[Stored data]
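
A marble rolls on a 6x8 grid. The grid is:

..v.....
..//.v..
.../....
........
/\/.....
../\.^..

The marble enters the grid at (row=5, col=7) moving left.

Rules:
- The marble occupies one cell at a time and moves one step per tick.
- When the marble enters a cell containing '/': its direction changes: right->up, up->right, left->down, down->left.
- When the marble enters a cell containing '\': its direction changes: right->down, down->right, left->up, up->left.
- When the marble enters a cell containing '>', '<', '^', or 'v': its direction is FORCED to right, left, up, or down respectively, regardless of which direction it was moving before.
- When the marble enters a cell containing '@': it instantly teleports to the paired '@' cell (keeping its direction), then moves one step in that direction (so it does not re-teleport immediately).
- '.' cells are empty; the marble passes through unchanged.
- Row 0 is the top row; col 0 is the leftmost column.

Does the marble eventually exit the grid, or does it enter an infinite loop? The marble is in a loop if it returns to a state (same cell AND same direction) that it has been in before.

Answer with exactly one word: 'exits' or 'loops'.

Step 1: enter (5,7), '.' pass, move left to (5,6)
Step 2: enter (5,6), '.' pass, move left to (5,5)
Step 3: enter (5,5), '^' forces left->up, move up to (4,5)
Step 4: enter (4,5), '.' pass, move up to (3,5)
Step 5: enter (3,5), '.' pass, move up to (2,5)
Step 6: enter (2,5), '.' pass, move up to (1,5)
Step 7: enter (1,5), 'v' forces up->down, move down to (2,5)
Step 8: enter (2,5), '.' pass, move down to (3,5)
Step 9: enter (3,5), '.' pass, move down to (4,5)
Step 10: enter (4,5), '.' pass, move down to (5,5)
Step 11: enter (5,5), '^' forces down->up, move up to (4,5)
Step 12: at (4,5) dir=up — LOOP DETECTED (seen before)

Answer: loops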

EXERCISE DESCRIPTION -> Look above for the line holding "was moving before." and the line holding "Does the marble", then output exactly those two lines and every line between them, nothing more.

TASK RESPONSE ->
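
- When the marble enters a cell containing '>', '<', '^', or 'v': its direction is FORCED to right, left, up, or down respectively, regardless of which direction it was moving before.
- When the marble enters a cell containing '@': it instantly teleports to the paired '@' cell (keeping its direction), then moves one step in that direction (so it does not re-teleport immediately).
- '.' cells are empty; the marble passes through unchanged.
- Row 0 is the top row; col 0 is the leftmost column.

Does the marble eventually exit the grid, or does it enter an infinite loop? The marble is in a loop if it returns to a state (same cell AND same direction) that it has been in before.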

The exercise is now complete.